### MATERIAL PROVIDED
====

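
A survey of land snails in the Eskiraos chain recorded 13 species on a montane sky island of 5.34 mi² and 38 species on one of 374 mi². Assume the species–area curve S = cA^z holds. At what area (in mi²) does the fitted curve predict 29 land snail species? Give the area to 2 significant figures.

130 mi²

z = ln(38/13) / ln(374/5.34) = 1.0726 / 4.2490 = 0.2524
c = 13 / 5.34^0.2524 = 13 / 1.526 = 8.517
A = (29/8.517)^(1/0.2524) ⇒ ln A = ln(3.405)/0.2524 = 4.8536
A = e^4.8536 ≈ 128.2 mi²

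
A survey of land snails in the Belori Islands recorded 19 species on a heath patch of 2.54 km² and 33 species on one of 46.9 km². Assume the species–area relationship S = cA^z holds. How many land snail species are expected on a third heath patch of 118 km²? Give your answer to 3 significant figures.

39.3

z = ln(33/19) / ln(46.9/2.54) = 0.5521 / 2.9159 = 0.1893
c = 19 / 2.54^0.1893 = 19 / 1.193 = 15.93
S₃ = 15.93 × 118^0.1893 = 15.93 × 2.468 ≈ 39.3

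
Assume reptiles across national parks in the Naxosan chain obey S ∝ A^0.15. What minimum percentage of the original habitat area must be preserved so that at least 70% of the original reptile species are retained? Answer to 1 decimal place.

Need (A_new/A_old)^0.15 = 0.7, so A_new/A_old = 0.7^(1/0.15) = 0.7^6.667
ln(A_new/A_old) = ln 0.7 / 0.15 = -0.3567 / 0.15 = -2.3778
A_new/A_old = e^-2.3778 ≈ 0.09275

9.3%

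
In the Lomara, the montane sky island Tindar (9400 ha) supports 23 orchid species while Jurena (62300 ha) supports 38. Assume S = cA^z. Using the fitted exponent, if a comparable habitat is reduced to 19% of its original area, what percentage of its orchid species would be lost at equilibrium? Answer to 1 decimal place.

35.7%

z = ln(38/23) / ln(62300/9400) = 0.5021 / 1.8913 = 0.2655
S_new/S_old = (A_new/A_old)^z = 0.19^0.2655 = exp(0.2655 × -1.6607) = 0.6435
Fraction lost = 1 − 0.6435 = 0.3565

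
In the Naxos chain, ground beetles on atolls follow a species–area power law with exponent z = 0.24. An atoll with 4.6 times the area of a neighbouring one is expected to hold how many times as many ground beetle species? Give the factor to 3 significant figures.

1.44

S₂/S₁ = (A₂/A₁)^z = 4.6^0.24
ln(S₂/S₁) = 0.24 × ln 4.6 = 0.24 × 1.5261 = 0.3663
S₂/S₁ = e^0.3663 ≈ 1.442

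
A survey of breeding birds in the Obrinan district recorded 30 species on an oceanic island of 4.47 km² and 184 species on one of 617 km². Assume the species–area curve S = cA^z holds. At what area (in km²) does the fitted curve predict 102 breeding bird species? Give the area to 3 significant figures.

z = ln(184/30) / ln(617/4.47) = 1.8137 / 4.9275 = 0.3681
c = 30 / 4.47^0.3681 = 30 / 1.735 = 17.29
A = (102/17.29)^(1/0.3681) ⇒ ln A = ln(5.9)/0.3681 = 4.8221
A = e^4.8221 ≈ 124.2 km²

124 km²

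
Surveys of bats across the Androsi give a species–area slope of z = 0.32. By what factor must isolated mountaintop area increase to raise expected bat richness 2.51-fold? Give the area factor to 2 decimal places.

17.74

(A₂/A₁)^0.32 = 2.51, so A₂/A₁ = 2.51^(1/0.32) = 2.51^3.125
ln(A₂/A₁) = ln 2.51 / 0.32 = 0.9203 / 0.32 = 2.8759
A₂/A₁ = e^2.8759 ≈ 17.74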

====

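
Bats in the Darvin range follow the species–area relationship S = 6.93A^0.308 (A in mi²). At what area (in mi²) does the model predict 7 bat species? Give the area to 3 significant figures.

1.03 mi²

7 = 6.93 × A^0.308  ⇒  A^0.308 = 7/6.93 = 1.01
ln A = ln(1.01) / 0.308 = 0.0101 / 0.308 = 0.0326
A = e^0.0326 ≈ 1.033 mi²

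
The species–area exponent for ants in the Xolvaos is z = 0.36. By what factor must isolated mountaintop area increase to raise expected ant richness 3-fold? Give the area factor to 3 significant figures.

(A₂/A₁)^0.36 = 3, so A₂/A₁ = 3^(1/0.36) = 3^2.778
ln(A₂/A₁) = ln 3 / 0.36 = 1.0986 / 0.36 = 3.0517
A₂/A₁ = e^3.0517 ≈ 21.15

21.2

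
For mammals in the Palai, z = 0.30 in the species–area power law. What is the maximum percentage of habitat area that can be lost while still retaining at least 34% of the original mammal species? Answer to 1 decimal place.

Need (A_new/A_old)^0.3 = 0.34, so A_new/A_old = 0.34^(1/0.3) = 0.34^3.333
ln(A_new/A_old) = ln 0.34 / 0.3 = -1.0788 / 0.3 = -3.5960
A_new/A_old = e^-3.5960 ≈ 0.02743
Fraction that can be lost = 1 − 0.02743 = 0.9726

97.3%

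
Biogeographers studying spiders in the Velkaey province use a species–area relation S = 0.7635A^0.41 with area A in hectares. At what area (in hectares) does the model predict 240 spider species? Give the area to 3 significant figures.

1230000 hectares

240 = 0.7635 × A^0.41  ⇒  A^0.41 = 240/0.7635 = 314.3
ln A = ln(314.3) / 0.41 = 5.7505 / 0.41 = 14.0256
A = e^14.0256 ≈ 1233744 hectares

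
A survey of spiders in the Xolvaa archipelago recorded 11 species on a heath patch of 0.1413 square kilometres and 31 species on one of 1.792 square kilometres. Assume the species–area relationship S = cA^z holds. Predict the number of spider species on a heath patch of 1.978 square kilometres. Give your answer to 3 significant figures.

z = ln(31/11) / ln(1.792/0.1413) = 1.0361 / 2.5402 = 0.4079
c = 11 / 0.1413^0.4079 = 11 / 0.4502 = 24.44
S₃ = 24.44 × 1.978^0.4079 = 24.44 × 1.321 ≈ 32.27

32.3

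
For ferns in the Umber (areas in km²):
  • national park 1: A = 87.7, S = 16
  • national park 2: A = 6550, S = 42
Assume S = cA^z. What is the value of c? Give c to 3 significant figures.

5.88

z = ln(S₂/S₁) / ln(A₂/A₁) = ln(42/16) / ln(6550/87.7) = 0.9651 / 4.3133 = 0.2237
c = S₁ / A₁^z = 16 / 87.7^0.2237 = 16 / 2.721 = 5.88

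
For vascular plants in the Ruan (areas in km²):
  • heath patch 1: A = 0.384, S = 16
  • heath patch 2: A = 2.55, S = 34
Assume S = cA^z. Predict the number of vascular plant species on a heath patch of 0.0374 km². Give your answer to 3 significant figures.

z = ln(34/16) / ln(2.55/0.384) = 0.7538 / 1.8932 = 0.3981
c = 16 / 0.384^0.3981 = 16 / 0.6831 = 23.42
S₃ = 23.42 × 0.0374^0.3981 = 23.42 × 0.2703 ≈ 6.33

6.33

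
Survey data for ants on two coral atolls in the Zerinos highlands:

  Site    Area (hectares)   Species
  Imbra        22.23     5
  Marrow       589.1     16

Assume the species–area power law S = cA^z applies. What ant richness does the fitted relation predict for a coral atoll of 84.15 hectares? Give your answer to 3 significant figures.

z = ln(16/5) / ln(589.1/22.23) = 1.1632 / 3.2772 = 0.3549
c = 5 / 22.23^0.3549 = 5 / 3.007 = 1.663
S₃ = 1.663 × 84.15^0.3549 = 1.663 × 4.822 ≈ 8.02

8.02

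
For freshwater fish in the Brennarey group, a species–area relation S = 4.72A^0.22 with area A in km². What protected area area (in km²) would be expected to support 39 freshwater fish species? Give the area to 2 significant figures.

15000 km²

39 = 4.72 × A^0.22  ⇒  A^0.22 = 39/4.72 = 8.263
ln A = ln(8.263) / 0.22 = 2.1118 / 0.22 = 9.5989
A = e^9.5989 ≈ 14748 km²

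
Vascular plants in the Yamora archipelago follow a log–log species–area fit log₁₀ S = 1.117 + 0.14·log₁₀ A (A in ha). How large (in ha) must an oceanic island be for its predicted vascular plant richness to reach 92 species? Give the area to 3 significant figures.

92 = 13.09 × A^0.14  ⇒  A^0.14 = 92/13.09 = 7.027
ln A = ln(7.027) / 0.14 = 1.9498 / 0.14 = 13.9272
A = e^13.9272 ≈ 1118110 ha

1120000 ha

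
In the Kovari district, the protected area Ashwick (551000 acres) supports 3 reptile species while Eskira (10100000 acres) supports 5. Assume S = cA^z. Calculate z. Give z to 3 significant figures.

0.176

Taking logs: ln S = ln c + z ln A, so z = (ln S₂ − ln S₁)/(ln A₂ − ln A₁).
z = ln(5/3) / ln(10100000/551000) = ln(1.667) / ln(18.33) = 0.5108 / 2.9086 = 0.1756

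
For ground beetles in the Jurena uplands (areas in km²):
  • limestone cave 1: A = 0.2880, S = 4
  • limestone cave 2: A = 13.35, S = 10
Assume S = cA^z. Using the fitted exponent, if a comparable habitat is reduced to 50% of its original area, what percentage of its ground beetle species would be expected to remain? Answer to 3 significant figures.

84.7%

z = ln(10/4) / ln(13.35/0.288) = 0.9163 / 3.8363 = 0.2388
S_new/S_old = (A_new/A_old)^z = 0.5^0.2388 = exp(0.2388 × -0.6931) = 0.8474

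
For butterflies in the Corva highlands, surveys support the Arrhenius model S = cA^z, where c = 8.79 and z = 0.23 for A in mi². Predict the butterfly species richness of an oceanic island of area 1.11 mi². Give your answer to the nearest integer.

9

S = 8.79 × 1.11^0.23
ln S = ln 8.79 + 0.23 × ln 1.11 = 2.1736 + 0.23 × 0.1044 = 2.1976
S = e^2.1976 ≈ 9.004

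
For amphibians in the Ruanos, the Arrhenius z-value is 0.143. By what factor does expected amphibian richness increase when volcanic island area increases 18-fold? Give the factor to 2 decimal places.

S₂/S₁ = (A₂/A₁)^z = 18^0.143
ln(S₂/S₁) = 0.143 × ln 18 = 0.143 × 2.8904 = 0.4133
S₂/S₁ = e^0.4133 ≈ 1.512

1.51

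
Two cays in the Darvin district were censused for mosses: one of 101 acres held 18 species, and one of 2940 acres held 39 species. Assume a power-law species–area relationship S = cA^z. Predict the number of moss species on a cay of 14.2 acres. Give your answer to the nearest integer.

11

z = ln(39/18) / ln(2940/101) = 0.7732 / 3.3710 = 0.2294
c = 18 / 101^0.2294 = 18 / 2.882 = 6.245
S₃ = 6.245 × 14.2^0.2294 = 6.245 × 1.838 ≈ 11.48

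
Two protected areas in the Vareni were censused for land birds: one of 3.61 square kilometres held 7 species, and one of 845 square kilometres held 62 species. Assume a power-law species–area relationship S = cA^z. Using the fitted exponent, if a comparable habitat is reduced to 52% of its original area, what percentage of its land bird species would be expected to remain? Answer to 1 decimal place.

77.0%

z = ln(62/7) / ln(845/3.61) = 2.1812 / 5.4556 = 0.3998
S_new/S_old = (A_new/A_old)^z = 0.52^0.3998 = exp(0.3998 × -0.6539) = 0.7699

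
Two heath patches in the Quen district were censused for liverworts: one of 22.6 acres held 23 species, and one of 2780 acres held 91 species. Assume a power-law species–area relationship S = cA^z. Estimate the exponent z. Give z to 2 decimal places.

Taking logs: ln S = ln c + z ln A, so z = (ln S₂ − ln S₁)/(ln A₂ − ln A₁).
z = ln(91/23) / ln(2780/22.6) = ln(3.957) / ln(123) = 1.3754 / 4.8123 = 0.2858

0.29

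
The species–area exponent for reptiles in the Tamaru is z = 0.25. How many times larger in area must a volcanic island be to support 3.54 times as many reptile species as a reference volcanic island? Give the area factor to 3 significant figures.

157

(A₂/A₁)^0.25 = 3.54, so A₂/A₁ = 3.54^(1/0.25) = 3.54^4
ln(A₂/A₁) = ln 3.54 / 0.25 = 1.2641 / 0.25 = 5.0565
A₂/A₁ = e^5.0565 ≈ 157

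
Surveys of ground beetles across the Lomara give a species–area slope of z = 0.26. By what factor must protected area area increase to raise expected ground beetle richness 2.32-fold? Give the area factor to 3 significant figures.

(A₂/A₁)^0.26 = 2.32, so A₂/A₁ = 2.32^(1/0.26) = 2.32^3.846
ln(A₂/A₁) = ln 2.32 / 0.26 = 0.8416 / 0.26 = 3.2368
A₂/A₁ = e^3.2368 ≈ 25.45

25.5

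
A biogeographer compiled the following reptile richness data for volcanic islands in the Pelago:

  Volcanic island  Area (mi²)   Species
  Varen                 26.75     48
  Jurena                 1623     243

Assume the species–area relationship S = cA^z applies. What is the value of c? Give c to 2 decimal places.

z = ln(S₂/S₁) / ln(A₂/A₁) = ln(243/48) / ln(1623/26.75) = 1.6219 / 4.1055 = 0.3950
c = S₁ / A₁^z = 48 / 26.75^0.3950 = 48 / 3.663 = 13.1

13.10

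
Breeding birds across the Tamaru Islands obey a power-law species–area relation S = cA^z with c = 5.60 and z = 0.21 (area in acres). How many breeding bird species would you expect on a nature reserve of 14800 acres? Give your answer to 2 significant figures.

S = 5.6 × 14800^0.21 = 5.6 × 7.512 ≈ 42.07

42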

====

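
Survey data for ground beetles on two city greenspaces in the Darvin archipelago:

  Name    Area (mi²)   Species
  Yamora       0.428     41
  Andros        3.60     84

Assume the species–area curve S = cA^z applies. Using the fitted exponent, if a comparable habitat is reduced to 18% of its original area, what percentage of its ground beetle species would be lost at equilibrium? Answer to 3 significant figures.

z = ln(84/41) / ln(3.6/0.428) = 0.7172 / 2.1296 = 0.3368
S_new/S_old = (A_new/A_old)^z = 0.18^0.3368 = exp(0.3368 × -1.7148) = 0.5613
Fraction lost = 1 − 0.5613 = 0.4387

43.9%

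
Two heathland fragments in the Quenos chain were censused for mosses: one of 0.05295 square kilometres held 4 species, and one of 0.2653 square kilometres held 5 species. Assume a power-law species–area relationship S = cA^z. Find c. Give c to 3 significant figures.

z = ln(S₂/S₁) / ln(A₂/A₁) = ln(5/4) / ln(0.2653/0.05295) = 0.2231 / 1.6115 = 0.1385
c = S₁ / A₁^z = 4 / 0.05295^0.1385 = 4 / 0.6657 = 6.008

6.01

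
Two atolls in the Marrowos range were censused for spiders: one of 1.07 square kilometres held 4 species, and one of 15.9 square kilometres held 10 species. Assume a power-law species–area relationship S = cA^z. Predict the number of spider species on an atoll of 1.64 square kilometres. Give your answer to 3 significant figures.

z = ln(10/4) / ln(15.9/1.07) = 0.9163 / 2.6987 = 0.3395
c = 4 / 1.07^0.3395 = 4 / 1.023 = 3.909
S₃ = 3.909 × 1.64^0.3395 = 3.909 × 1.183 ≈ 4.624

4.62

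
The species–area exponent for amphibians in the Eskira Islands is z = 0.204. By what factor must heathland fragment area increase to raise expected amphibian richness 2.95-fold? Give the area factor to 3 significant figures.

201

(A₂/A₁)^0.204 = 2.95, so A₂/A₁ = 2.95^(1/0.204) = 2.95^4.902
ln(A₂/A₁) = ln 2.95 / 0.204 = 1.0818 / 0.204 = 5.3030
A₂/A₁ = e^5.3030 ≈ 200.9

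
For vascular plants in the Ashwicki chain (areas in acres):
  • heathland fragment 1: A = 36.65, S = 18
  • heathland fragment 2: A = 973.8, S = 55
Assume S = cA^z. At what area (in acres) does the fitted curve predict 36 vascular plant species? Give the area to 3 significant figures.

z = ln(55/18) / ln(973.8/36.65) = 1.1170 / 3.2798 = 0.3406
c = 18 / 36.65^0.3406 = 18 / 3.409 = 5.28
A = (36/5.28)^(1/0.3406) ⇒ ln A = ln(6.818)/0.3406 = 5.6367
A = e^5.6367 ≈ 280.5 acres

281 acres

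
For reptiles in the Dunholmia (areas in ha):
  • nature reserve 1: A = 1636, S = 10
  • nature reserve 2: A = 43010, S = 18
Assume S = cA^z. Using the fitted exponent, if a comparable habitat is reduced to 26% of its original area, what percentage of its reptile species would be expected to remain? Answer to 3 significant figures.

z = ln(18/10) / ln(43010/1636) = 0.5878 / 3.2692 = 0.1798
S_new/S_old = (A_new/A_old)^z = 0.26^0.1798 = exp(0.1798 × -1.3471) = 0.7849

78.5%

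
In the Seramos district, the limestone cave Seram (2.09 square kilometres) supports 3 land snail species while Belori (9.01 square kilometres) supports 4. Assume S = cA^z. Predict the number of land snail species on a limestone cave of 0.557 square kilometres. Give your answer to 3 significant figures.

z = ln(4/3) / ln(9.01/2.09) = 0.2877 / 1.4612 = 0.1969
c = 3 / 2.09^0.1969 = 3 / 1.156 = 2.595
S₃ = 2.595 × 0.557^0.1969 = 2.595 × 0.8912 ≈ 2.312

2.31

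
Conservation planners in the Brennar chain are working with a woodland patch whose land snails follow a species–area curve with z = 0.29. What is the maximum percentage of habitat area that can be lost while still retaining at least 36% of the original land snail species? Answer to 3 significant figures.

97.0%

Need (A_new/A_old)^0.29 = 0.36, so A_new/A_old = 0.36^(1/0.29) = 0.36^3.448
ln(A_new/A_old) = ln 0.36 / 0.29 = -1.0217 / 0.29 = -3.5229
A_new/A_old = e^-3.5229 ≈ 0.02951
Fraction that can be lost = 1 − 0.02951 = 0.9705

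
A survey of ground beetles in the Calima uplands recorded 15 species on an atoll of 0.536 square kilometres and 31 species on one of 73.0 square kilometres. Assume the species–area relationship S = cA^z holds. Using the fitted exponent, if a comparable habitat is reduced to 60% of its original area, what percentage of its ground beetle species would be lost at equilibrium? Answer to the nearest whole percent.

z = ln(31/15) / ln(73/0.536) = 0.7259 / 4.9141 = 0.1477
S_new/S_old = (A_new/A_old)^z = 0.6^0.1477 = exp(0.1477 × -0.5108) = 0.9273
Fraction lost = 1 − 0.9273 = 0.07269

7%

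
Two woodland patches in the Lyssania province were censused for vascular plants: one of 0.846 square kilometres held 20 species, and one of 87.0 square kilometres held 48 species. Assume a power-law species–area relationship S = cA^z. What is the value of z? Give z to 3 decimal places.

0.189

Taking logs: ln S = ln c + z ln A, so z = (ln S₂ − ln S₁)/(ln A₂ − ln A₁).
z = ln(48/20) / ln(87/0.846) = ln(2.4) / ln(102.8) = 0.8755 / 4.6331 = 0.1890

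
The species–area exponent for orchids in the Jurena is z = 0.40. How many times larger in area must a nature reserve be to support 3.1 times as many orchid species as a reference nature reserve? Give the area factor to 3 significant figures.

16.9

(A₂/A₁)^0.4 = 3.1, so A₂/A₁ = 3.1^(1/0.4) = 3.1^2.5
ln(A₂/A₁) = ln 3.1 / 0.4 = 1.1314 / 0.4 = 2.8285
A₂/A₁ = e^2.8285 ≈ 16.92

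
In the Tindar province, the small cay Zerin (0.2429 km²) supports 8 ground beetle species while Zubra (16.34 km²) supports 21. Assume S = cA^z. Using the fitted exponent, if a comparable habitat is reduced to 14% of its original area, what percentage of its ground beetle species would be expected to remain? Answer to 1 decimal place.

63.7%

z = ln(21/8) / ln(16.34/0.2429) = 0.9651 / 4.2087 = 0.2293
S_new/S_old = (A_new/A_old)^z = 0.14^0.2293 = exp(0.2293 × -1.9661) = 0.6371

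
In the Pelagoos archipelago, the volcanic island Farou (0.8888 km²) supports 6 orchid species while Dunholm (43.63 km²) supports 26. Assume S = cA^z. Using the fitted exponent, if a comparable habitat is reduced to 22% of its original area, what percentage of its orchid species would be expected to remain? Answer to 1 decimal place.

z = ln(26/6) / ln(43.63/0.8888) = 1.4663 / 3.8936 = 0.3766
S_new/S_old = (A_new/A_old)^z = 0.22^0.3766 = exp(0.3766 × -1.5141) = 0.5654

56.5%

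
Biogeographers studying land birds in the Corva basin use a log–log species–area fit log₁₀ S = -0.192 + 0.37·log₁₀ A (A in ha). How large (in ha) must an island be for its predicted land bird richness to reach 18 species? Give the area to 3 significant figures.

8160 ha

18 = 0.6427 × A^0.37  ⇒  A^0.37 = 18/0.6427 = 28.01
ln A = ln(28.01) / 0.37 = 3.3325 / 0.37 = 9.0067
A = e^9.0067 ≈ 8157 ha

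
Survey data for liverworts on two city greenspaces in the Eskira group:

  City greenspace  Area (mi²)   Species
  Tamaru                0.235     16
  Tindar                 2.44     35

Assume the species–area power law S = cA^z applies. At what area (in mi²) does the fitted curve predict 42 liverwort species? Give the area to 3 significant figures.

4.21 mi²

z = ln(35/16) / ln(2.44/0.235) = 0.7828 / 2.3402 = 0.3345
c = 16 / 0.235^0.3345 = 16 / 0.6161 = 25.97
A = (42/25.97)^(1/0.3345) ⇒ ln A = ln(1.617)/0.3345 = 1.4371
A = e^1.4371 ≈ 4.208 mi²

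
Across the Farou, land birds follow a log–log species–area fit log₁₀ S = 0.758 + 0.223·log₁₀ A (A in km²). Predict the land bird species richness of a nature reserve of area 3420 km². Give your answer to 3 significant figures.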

====

### HOW TO COMPLETE THIS TASK
Proceeding from the line containing "Two heathland fragments" through the line containing "973.8, S = 55", transcribe the lines above exactly, both end lines included.

### REPLY
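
Two heathland fragments in the Quenos chain were censused for mosses: one of 0.05295 square kilometres held 4 species, and one of 0.2653 square kilometres held 5 species. Assume a power-law species–area relationship S = cA^z. Find c. Give c to 3 significant figures.

z = ln(S₂/S₁) / ln(A₂/A₁) = ln(5/4) / ln(0.2653/0.05295) = 0.2231 / 1.6115 = 0.1385
c = S₁ / A₁^z = 4 / 0.05295^0.1385 = 4 / 0.6657 = 6.008

6.01

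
Two atolls in the Marrowos range were censused for spiders: one of 1.07 square kilometres held 4 species, and one of 15.9 square kilometres held 10 species. Assume a power-law species–area relationship S = cA^z. Predict the number of spider species on an atoll of 1.64 square kilometres. Give your answer to 3 significant figures.

z = ln(10/4) / ln(15.9/1.07) = 0.9163 / 2.6987 = 0.3395
c = 4 / 1.07^0.3395 = 4 / 1.023 = 3.909
S₃ = 3.909 × 1.64^0.3395 = 3.909 × 1.183 ≈ 4.624

4.62

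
The species–area exponent for amphibians in the Eskira Islands is z = 0.204. By what factor must heathland fragment area increase to raise expected amphibian richness 2.95-fold? Give the area factor to 3 significant figures.

201

(A₂/A₁)^0.204 = 2.95, so A₂/A₁ = 2.95^(1/0.204) = 2.95^4.902
ln(A₂/A₁) = ln 2.95 / 0.204 = 1.0818 / 0.204 = 5.3030
A₂/A₁ = e^5.3030 ≈ 200.9

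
For vascular plants in the Ashwicki chain (areas in acres):
  • heathland fragment 1: A = 36.65, S = 18
  • heathland fragment 2: A = 973.8, S = 55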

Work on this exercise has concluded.